** THE DATA follows **

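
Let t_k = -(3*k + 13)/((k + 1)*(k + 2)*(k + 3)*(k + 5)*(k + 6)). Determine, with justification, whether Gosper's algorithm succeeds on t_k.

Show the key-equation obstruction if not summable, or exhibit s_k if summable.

r(k) = (k + 1)*(k + 5)*(3*k + 16)/((k + 4)*(k + 7)*(3*k + 13)) after simplifying.
A = k + 1, B = k + 7, C = k**2 + 25*k/3 + 52/3.
Need (k + 1)·f(k+1) − (k + 6)·f(k) = k**2 + 25*k/3 + 52/3.
From deg A=1, deg B=1, deg C=2: d=5.
Match coefficients ⇒ f(k) = k*(k + 3)*(k + 4)*(k**2 + 8*k + 17)/30.
R(k) = B(k−1)·f(k)/C(k) = k*(k + 3)*(k + 6)*(k**2 + 8*k + 17)/(10*(3*k + 13)); s_k = R·t_k = k*(-k**2 - 8*k - 17)/(10*(k**3 + 8*k**2 + 17*k + 10)).
Verify: (-3*k - 13)/(k**5 + 17*k**4 + 107*k**3 + 307*k**2 + 396*k + 180) matches t_k.

Yes. s_k = k*(-k**2 - 8*k - 17)/(10*(k**3 + 8*k**2 + 17*k + 10)).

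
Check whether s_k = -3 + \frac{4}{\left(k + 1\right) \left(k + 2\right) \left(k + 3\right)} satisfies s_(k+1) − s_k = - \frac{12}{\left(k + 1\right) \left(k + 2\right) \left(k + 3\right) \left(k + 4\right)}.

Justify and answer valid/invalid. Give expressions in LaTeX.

s_(k+1) = -3 + 4/((k + 2)*(k + 3)*(k + 4))
s_(k+1) − s_k = -12/((k + 1)*(k + 2)*(k + 3)*(k + 4))
(s_(k+1) − s_k) − t_k = 0

Valid — Δs_k = t_k.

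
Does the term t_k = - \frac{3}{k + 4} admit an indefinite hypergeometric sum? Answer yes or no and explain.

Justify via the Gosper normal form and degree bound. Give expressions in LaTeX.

t_(k+1)/t_k = (k + 4)/(k + 5).
So A=k + 4 and B=k + 5, with C=1.
Solve (k + 4)·f(k+1) − (k + 4)·f(k) = 1.
From deg A=1, deg B=1, deg C=0: d=0.
Write f(k) = c0. Then LHS − RHS = -1, requiring -1 = 0: contradictory. No certificate.

No — key equation has no polynomial f.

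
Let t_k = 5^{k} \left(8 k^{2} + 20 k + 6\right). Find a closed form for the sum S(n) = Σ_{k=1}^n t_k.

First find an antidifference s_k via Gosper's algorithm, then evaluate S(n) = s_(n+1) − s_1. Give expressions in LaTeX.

S(n) = 10 \cdot 5^{n} n^{2} + 20 \cdot 5^{n} n + 5 \cdot 5^{n} - 5

The ratio is 5*(4*k**2 + 18*k + 17)/(4*k**2 + 10*k + 3).
A = 5, B = 1, C = k**2 + 5*k/2 + 3/4.
f must satisfy (5)·f(k+1) − (1)·f(k) = k**2 + 5*k/2 + 3/4.
d = 2 from the (0,0,2) case.
Solve for f: f(k) = (2*k**2 - 1)/8 (degree 2 ≤ 2).
Certificate R = B(k−1)f/C = (2*k**2 - 1)/(2*(4*k**2 + 10*k + 3)) gives s_k = 5**k*(2*k**2 - 1).
Δs = 5**k*(8*k**2 + 20*k + 6), as required.
Evaluate: s_(n+1) = 5**(n + 1)*(2*n**2 + 4*n + 1); subtract s_(1) = 5 ⇒ S(n) = 10*5**n*n**2 + 20*5**n*n + 5*5**n - 5.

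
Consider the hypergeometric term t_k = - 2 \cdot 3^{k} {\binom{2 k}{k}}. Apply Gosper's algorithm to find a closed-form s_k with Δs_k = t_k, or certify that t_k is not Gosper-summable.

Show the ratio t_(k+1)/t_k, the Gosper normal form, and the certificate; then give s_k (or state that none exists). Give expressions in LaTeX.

none (Gosper's algorithm certifies no s_k)

Compute t_(k+1)/t_k: get 6*(2*k + 1)/(k + 1).
Take A(k)=12*k + 6, B(k)=k + 1, C(k)=1.
Solve (12*k + 6)·f(k+1) − (k)·f(k) = 1.
From deg A=1, deg B=1, deg C=0: d=-1.
Bound -1 < 0, so the key equation has no polynomial solution.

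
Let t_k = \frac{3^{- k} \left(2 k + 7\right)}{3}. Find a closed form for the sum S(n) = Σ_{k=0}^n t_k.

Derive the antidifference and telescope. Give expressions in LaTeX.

r(k) = (2*k + 9)/(3*(2*k + 7)) after simplifying.
So A=1/3 and B=1, with C=k + 7/2.
Solve (1/3)·f(k+1) − (1)·f(k) = k + 7/2.
Degrees (0,0,1) ⇒ d ≤ 1.
A polynomial solution: f(k) = -3*(k + 4)/2.
R(k) = B(k−1)·f(k)/C(k) = -3*(k + 4)/(2*k + 7); s_k = R·t_k = (-k - 4)/3**k.
Verify: (2*k + 7)/(3*3**k) matches t_k.
Telescope: S(n) = s_(n+1) − s_(0) = 3**(-n - 1)*(-n - 5) − (-4) = (12*3**n - n - 5)/(3*3**n).

S(n) = \frac{3^{- n} \left(12 \cdot 3^{n} - n - 5\right)}{3}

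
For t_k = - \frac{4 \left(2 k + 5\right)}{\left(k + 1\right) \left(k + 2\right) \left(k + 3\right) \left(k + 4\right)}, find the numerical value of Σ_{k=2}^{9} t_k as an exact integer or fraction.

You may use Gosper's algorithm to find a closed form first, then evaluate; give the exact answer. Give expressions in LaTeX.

Σ = -512/2145

t_(k+1)/t_k = (k + 1)*(2*k + 7)/((k + 5)*(2*k + 5)).
So A=k + 1 and B=k + 5, with C=k + 5/2.
Need (k + 1)·f(k+1) − (k + 4)·f(k) = k + 5/2.
deg f ≤ 3 (via 1,1,1).
Match coefficients ⇒ f(k) = k*(k + 2)*(k + 4)/6.
Then R = B(k−1)f/C = k*(k + 2)*(k + 4)**2/(3*(2*k + 5)), so s_k = R(k)·t_k = 4*k*(-k - 4)/(3*(k**2 + 4*k + 3)).
Verify: 4*(-2*k - 5)/(k**4 + 10*k**3 + 35*k**2 + 50*k + 24) matches t_k.
Telescoping: Σ = s_(10) − s_(2) = -560/429 − (-16/15) = -512/2145.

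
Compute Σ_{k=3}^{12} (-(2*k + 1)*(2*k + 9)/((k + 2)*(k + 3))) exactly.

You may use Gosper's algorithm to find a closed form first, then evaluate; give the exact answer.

t_(k+1)/t_k = (k + 2)*(2*k + 3)*(2*k + 11)/((k + 4)*(2*k + 1)*(2*k + 9)).
So A=k + 2 and B=k + 4, with C=k**2 + 5*k + 9/4.
Need (k + 2)·f(k+1) − (k + 3)·f(k) = k**2 + 5*k + 9/4.
Degrees (1,1,2) ⇒ d ≤ 2.
Solve for f: f(k) = k*(8*k + 1)/8 (degree 2 ≤ 2).
Then R = B(k−1)f/C = k*(k + 3)*(8*k + 1)/(2*(2*k + 1)*(2*k + 9)), so s_k = R(k)·t_k = k*(-8*k - 1)/(2*(k + 2)).
Δs = (-4*k**2 - 20*k - 9)/(k**2 + 5*k + 6), as required.
Σ_(k=3)^(12) t_k = s_(13) − s_(3) = -91/2 − (-15/2) = -38.

Σ = -38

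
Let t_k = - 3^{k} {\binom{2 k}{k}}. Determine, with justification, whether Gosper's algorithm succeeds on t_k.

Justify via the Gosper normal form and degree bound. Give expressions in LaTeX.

r(k) = 6*(2*k + 1)/(k + 1) after simplifying.
Take A(k)=12*k + 6, B(k)=k + 1, C(k)=1.
Set up (12*k + 6)·f(k+1) − (k)·f(k) − (1) = 0.
deg f ≤ -1 (via 1,1,0).
deg f ≤ -1 is impossible — no certificate.

No — t_k has no hypergeometric antidifference.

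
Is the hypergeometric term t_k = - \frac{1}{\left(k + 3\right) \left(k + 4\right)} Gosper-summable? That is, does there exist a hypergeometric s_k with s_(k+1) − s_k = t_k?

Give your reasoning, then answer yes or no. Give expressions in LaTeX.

Ratio r(k) = (k + 3)/(k + 5).
So A=k + 3 and B=k + 5, with C=1.
Set up (k + 3)·f(k+1) − (k + 4)·f(k) − (1) = 0.
From deg A=1, deg B=1, deg C=0: d=1.
Coefficient equations give f(k) = k/3.
Certificate R = B(k−1)f/C = k*(k + 4)/3 gives s_k = -k/(3*k + 9).
Δs = -1/(k**2 + 7*k + 12), as required.

Yes. s_k = - \frac{k}{3 k + 9}.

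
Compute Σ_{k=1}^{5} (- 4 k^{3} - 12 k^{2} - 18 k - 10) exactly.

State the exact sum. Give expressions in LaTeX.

Step 1: r(k) = (2*k**3 + 12*k**2 + 27*k + 22)/(2*k**3 + 6*k**2 + 9*k + 5).
Gosper form: A/B · C(k+1)/C(k) with A=1, B=1, C=k**3 + 3*k**2 + 9*k/2 + 5/2.
Need (1)·f(k+1) − (1)·f(k) = k**3 + 3*k**2 + 9*k/2 + 5/2.
d = 4 from the (0,0,3) case.
Coefficient equations give f(k) = k*(k + 1)*(k**2 + k + 3)/4.
R(k) = B(k−1)·f(k)/C(k) = k*(k**2 + k + 3)/(2*(2*k**2 + 4*k + 5)); s_k = R·t_k = k*(-k**3 - 2*k**2 - 4*k - 3).
Verify: -4*k**3 - 12*k**2 - 18*k - 10 matches t_k.
Σ_(k=1)^(5) t_k = s_(6) − s_(1) = -1890 − (-10) = -1880.

Σ = -1880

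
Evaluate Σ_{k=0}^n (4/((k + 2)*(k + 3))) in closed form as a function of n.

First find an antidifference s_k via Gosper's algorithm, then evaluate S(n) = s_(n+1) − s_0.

Compute t_(k+1)/t_k: get (k + 2)/(k + 4).
Gosper form: A/B · C(k+1)/C(k) with A=k + 2, B=k + 4, C=1.
Need (k + 2)·f(k+1) − (k + 3)·f(k) = 1.
Degrees (1,1,0) ⇒ d ≤ 1.
Match coefficients ⇒ f(k) = k/2.
Certificate R = B(k−1)f/C = k*(k + 3)/2 gives s_k = 2*k/(k + 2).
Δs = 4/(k**2 + 5*k + 6), as required.
Evaluate: s_(n+1) = 2*(n + 1)/(n + 3); subtract s_(0) = 0 ⇒ S(n) = 2*(n + 1)/(n + 3).

S(n) = 2*(n + 1)/(n + 3)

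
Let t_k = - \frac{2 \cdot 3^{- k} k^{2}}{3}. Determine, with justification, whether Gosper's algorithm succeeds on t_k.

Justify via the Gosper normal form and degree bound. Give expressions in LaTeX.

Compute t_(k+1)/t_k: get (k + 1)**2/(3*k**2).
A = 1/3, B = 1, C = k**2.
Set up (1/3)·f(k+1) − (1)·f(k) − (k**2) = 0.
Degrees (0,0,2) ⇒ d ≤ 2.
Solve for f: f(k) = -3*(k**2 + k + 1)/2 (degree 2 ≤ 2).
R(k) = B(k−1)·f(k)/C(k) = -3*(k**2 + k + 1)/(2*k**2); s_k = R·t_k = (k**2 + k + 1)/3**k.
Δs = -2*k**2/(3*3**k), as required.

Yes. s_k = 3^{- k} \left(k^{2} + k + 1\right).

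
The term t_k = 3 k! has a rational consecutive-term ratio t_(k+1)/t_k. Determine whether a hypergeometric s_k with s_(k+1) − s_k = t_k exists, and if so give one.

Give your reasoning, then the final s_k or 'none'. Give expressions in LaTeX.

no hypergeometric antidifference exists

t_(k+1)/t_k = k + 1.
Gosper form: A/B · C(k+1)/C(k) with A=k + 1, B=1, C=1.
Need (k + 1)·f(k+1) − (1)·f(k) = 1.
From deg A=1, deg B=0, deg C=0: d=-1.
Bound -1 < 0, so the key equation has no polynomial solution.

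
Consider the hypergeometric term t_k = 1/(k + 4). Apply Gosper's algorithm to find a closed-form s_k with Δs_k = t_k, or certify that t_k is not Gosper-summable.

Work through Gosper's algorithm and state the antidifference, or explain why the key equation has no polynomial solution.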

** End of THE DATA **

= EXERCISE INSTRUCTIONS =
Lines from the start of the entries through the one containing "Check whether s_k" are to be set down again exactly, both ends included.

= RESPONSE FOR THIS EXERCISE =
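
Let t_k = -(3*k + 13)/((k + 1)*(k + 2)*(k + 3)*(k + 5)*(k + 6)). Determine, with justification, whether Gosper's algorithm succeeds on t_k.

Show the key-equation obstruction if not summable, or exhibit s_k if summable.

r(k) = (k + 1)*(k + 5)*(3*k + 16)/((k + 4)*(k + 7)*(3*k + 13)) after simplifying.
A = k + 1, B = k + 7, C = k**2 + 25*k/3 + 52/3.
Need (k + 1)·f(k+1) − (k + 6)·f(k) = k**2 + 25*k/3 + 52/3.
From deg A=1, deg B=1, deg C=2: d=5.
Match coefficients ⇒ f(k) = k*(k + 3)*(k + 4)*(k**2 + 8*k + 17)/30.
R(k) = B(k−1)·f(k)/C(k) = k*(k + 3)*(k + 6)*(k**2 + 8*k + 17)/(10*(3*k + 13)); s_k = R·t_k = k*(-k**2 - 8*k - 17)/(10*(k**3 + 8*k**2 + 17*k + 10)).
Verify: (-3*k - 13)/(k**5 + 17*k**4 + 107*k**3 + 307*k**2 + 396*k + 180) matches t_k.

Yes. s_k = k*(-k**2 - 8*k - 17)/(10*(k**3 + 8*k**2 + 17*k + 10)).

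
Check whether s_k = -3 + \frac{4}{\left(k + 1\right) \left(k + 2\right) \left(k + 3\right)} satisfies s_(k+1) − s_k = - \frac{12}{\left(k + 1\right) \left(k + 2\right) \left(k + 3\right) \left(k + 4\right)}.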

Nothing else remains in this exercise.